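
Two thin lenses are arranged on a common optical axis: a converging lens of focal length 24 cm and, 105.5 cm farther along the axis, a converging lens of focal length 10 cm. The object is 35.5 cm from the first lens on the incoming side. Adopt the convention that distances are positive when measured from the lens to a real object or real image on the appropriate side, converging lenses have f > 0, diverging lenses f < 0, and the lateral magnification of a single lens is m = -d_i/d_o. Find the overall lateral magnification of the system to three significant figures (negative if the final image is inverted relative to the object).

0.975

Applying the thin-lens equation to the first lens, 1/24 = 1/35.5 + 1/d_i1, which gives d_i1 = 74.087 cm.
Its lateral magnification is m_1 = -d_i1/d_o1 = -(74.087)/35.5 = -2.0870.
Object distance for lens 2: d_o2 = 105.5 - 74.087 = 31.413 cm.
Applying the thin-lens equation again with f_2 = 10 cm and d_o2 = 31.413 cm gives d_i2 = 14.670 cm.
m_2 = -(14.670)/(31.413) = -0.4670.
The system's lateral magnification is m_1 m_2 = (-2.0870)(-0.4670) = 0.9746.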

• WHAT TO DO:
The records above must be written out again exactly.

• TASK RESPONSE:
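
Two thin lenses are arranged on a common optical axis: a converging lens of focal length 24 cm and, 105.5 cm farther along the axis, a converging lens of focal length 10 cm. The object is 35.5 cm from the first lens on the incoming side. Adopt the convention that distances are positive when measured from the lens to a real object or real image on the appropriate side, converging lenses have f > 0, diverging lenses f < 0, and the lateral magnification of a single lens is m = -d_i/d_o. Find the overall lateral magnification of the system to three significant figures (negative if the final image is inverted relative to the object).

0.975

Applying the thin-lens equation to the first lens, 1/24 = 1/35.5 + 1/d_i1, which gives d_i1 = 74.087 cm.
Its lateral magnification is m_1 = -d_i1/d_o1 = -(74.087)/35.5 = -2.0870.
Object distance for lens 2: d_o2 = 105.5 - 74.087 = 31.413 cm.
Applying the thin-lens equation again with f_2 = 10 cm and d_o2 = 31.413 cm gives d_i2 = 14.670 cm.
m_2 = -(14.670)/(31.413) = -0.4670.
The system's lateral magnification is m_1 m_2 = (-2.0870)(-0.4670) = 0.9746.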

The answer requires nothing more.